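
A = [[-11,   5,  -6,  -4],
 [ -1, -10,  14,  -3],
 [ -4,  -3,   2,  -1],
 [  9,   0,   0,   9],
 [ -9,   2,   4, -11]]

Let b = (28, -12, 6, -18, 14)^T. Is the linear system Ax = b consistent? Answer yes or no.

Row reduce the augmented matrix [A | b].
R2 ← R2 − (1/11)·R1: [0, -115/11, 160/11, -29/11, -160/11]
R3 ← R3 − (4/11)·R1: [0, -53/11, 46/11, 5/11, -46/11]
R4 ← R4 + (9/11)·R1: [0, 45/11, -54/11, 63/11, 54/11]
R5 ← R5 − (9/11)·R1: [0, -23/11, 98/11, -85/11, -98/11]
R3 ← R3 − (53/115)·R2: [0, 0, -58/23, 192/115, 58/23]
R4 ← R4 + (9/23)·R2: [0, 0, 18/23, 108/23, -18/23]
R5 ← R5 − (1/5)·R2: [0, 0, 6, -36/5, -6]
R4 ← R4 + (9/29)·R3: [0, 0, 0, 756/145, 0]
R5 ← R5 + (69/29)·R3: [0, 0, 0, -468/145, 0]
R5 ← R5 + (13/21)·R4: [0, 0, 0, 0, 0]
The echelon form has 4 nonzero rows, and every pivot lies in the first 4 columns, so rank(A) = rank([A|b]) = 4.
The system is consistent.

yes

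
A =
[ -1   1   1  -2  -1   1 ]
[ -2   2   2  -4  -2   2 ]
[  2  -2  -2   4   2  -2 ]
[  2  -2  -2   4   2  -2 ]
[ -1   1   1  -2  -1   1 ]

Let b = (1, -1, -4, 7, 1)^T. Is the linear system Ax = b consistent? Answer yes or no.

Row reduce the augmented matrix [A | b].
R2 ← R2 − (2)·R1: [0, 0, 0, 0, 0, 0, -3]
R3 ← R3 + (2)·R1: [0, 0, 0, 0, 0, 0, -2]
R4 ← R4 + (2)·R1: [0, 0, 0, 0, 0, 0, 9]
R5 ← R5 − R1: [0, 0, 0, 0, 0, 0, 0]
R3 ← R3 − (2/3)·R2: [0, 0, 0, 0, 0, 0, 0]
R4 ← R4 + (3)·R2: [0, 0, 0, 0, 0, 0, 0]
The echelon form has 2 nonzero rows; the last pivot sits in the augmented column, so rank(A) = 1 but rank([A|b]) = 2.
Since the ranks differ, the system is inconsistent.

no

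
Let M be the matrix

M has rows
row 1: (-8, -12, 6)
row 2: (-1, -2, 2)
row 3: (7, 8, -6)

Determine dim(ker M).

0

Row reduce to echelon form.
R2 ← R2 − (1/8)·R1: [0, -1/2, 5/4]
R3 ← R3 + (7/8)·R1: [0, -5/2, -3/4]
R3 ← R3 − (5)·R2: [0, 0, -7]
3 nonzero rows, so rank(M) = 3.
M has 3 columns; by rank–nullity, nullity = 3 − 3 = 0.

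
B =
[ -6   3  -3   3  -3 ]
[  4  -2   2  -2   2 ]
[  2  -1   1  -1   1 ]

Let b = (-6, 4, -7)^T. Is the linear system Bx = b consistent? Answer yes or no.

Row reduce the augmented matrix [B | b].
R2 ← R2 + (2/3)·R1: [0, 0, 0, 0, 0, 0]
R3 ← R3 + (1/3)·R1: [0, 0, 0, 0, 0, -9]
Swap R2 ↔ R3
The echelon form has 2 nonzero rows; the last pivot sits in the augmented column, so rank(B) = 1 but rank([B|b]) = 2.
Since the ranks differ, the system is inconsistent.

no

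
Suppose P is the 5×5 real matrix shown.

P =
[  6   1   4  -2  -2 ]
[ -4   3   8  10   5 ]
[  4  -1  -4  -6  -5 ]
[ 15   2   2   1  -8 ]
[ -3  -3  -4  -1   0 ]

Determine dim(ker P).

Row reduce to echelon form.
R2 ← R2 + (2/3)·R1: [0, 11/3, 32/3, 26/3, 11/3]
R3 ← R3 − (2/3)·R1: [0, -5/3, -20/3, -14/3, -11/3]
R4 ← R4 − (5/2)·R1: [0, -1/2, -8, 6, -3]
R5 ← R5 + (1/2)·R1: [0, -5/2, -2, -2, -1]
R3 ← R3 + (5/11)·R2: [0, 0, -20/11, -8/11, -2]
R4 ← R4 + (3/22)·R2: [0, 0, -72/11, 79/11, -5/2]
R5 ← R5 + (15/22)·R2: [0, 0, 58/11, 43/11, 3/2]
R4 ← R4 − (18/5)·R3: [0, 0, 0, 49/5, 47/10]
R5 ← R5 + (29/10)·R3: [0, 0, 0, 9/5, -43/10]
R5 ← R5 − (9/49)·R4: [0, 0, 0, 0, -253/49]
5 nonzero rows, so rank(P) = 5.
P has 5 columns; by rank–nullity, nullity = 5 − 5 = 0.

0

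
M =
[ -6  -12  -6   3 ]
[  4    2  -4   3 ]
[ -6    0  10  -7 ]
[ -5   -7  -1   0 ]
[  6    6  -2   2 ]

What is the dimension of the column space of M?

2

Row reduce to echelon form.
R2 ← R2 + (2/3)·R1: [0, -6, -8, 5]
R3 ← R3 − R1: [0, 12, 16, -10]
R4 ← R4 − (5/6)·R1: [0, 3, 4, -5/2]
R5 ← R5 + R1: [0, -6, -8, 5]
R3 ← R3 + (2)·R2: [0, 0, 0, 0]
R4 ← R4 + (1/2)·R2: [0, 0, 0, 0]
R5 ← R5 − R2: [0, 0, 0, 0]
Echelon form has 2 nonzero rows, so rank(M) = 2.
The column space has dimension equal to the rank: 2.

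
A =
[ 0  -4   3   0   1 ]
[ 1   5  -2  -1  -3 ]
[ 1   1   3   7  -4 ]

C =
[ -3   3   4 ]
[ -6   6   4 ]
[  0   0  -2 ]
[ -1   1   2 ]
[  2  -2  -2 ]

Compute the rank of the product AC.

First compute AC:
[[ 26, -26, -24],
 [-38,  38,  32],
 [-24,  24,  24]]
Now row reduce the product.
R2 ← R2 + (19/13)·R1: [0, 0, -40/13]
R3 ← R3 + (12/13)·R1: [0, 0, 24/13]
R3 ← R3 + (3/5)·R2: [0, 0, 0]
2 nonzero rows, so rank(AC) = 2.

2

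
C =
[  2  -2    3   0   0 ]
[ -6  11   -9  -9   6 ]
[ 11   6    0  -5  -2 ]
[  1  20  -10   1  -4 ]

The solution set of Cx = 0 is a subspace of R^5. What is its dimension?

1

Row reduce to echelon form.
R2 ← R2 + (3)·R1: [0, 5, 0, -9, 6]
R3 ← R3 − (11/2)·R1: [0, 17, -33/2, -5, -2]
R4 ← R4 − (1/2)·R1: [0, 21, -23/2, 1, -4]
R3 ← R3 − (17/5)·R2: [0, 0, -33/2, 128/5, -112/5]
R4 ← R4 − (21/5)·R2: [0, 0, -23/2, 194/5, -146/5]
R4 ← R4 − (23/33)·R3: [0, 0, 0, 3458/165, -2242/165]
4 nonzero rows, so rank(C) = 4.
C has 5 columns; by rank–nullity, nullity = 5 − 4 = 1.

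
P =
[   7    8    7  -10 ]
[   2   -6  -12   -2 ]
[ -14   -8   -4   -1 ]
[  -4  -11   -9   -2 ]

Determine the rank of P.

Row reduce to echelon form.
R2 ← R2 − (2/7)·R1: [0, -58/7, -14, 6/7]
R3 ← R3 + (2)·R1: [0, 8, 10, -21]
R4 ← R4 + (4/7)·R1: [0, -45/7, -5, -54/7]
R3 ← R3 + (28/29)·R2: [0, 0, -102/29, -585/29]
R4 ← R4 − (45/58)·R2: [0, 0, 170/29, -243/29]
R4 ← R4 + (5/3)·R3: [0, 0, 0, -42]
Echelon form has 4 nonzero rows, so rank(P) = 4.

4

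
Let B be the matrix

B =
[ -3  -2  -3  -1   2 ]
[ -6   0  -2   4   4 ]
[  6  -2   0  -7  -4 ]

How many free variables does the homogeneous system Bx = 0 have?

3

Row reduce to echelon form.
R2 ← R2 − (2)·R1: [0, 4, 4, 6, 0]
R3 ← R3 + (2)·R1: [0, -6, -6, -9, 0]
R3 ← R3 + (3/2)·R2: [0, 0, 0, 0, 0]
2 nonzero rows, so rank(B) = 2.
B has 5 columns; by rank–nullity, nullity = 5 − 2 = 3.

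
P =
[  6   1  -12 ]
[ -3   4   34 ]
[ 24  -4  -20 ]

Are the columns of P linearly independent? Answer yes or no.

yes

Row reduce P to echelon form.
R2 ← R2 + (1/2)·R1: [0, 9/2, 28]
R3 ← R3 − (4)·R1: [0, -8, 28]
R3 ← R3 + (16/9)·R2: [0, 0, 700/9]
3 pivots among 3 columns.
Every column is a pivot column, so the columns are linearly independent.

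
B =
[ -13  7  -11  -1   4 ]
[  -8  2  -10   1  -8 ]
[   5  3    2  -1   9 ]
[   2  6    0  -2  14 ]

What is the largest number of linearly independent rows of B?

Row reduce to echelon form.
R2 ← R2 − (8/13)·R1: [0, -30/13, -42/13, 21/13, -136/13]
R3 ← R3 + (5/13)·R1: [0, 74/13, -29/13, -18/13, 137/13]
R4 ← R4 + (2/13)·R1: [0, 92/13, -22/13, -28/13, 190/13]
R3 ← R3 + (37/15)·R2: [0, 0, -51/5, 13/5, -229/15]
R4 ← R4 + (46/15)·R2: [0, 0, -58/5, 14/5, -262/15]
R4 ← R4 − (58/51)·R3: [0, 0, 0, -8/51, -16/153]
Echelon form has 4 nonzero rows, so rank(B) = 4.
The rank gives the maximum number of linearly independent rows: 4.

4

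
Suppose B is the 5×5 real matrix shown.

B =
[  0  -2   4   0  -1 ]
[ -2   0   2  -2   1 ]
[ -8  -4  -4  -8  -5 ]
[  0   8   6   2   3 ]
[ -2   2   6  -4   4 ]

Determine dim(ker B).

0

Row reduce to echelon form.
Swap R1 ↔ R2
R3 ← R3 − (4)·R1: [0, -4, -12, 0, -9]
R5 ← R5 − R1: [0, 2, 4, -2, 3]
R3 ← R3 − (2)·R2: [0, 0, -20, 0, -7]
R4 ← R4 + (4)·R2: [0, 0, 22, 2, -1]
R5 ← R5 + R2: [0, 0, 8, -2, 2]
R4 ← R4 + (11/10)·R3: [0, 0, 0, 2, -87/10]
R5 ← R5 + (2/5)·R3: [0, 0, 0, -2, -4/5]
R5 ← R5 + R4: [0, 0, 0, 0, -19/2]
5 nonzero rows, so rank(B) = 5.
B has 5 columns; by rank–nullity, nullity = 5 − 5 = 0.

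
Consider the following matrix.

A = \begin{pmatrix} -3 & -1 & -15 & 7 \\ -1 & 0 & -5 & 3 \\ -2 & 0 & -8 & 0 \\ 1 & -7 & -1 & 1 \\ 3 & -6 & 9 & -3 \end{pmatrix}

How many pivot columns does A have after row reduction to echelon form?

Row reduce to echelon form.
R2 ← R2 − (1/3)·R1: [0, 1/3, 0, 2/3]
R3 ← R3 − (2/3)·R1: [0, 2/3, 2, -14/3]
R4 ← R4 + (1/3)·R1: [0, -22/3, -6, 10/3]
R5 ← R5 + R1: [0, -7, -6, 4]
R3 ← R3 − (2)·R2: [0, 0, 2, -6]
R4 ← R4 + (22)·R2: [0, 0, -6, 18]
R5 ← R5 + (21)·R2: [0, 0, -6, 18]
R4 ← R4 + (3)·R3: [0, 0, 0, 0]
R5 ← R5 + (3)·R3: [0, 0, 0, 0]
Echelon form has 3 nonzero rows, so rank(A) = 3.
Each nonzero row contributes one pivot column: 3 pivot columns.

3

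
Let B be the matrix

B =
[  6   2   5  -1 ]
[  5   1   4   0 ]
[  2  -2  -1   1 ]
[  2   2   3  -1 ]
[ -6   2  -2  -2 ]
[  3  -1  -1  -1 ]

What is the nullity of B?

1

Row reduce to echelon form.
R2 ← R2 − (5/6)·R1: [0, -2/3, -1/6, 5/6]
R3 ← R3 − (1/3)·R1: [0, -8/3, -8/3, 4/3]
R4 ← R4 − (1/3)·R1: [0, 4/3, 4/3, -2/3]
R5 ← R5 + R1: [0, 4, 3, -3]
R6 ← R6 − (1/2)·R1: [0, -2, -7/2, -1/2]
R3 ← R3 − (4)·R2: [0, 0, -2, -2]
R4 ← R4 + (2)·R2: [0, 0, 1, 1]
R5 ← R5 + (6)·R2: [0, 0, 2, 2]
R6 ← R6 − (3)·R2: [0, 0, -3, -3]
R4 ← R4 + (1/2)·R3: [0, 0, 0, 0]
R5 ← R5 + R3: [0, 0, 0, 0]
R6 ← R6 − (3/2)·R3: [0, 0, 0, 0]
3 nonzero rows, so rank(B) = 3.
B has 4 columns; by rank–nullity, nullity = 4 − 3 = 1.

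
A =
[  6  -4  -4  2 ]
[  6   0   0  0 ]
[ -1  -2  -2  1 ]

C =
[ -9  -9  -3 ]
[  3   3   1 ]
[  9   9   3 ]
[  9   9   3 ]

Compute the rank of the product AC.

First compute AC:
[[-84, -84, -28],
 [-54, -54, -18],
 [ -6,  -6,  -2]]
Now row reduce the product.
R2 ← R2 − (9/14)·R1: [0, 0, 0]
R3 ← R3 − (1/14)·R1: [0, 0, 0]
1 nonzero row, so rank(AC) = 1.

1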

Task =
Find every line of the data above that holds the word "real", then state how many there are and nothing else.

Written answer =
2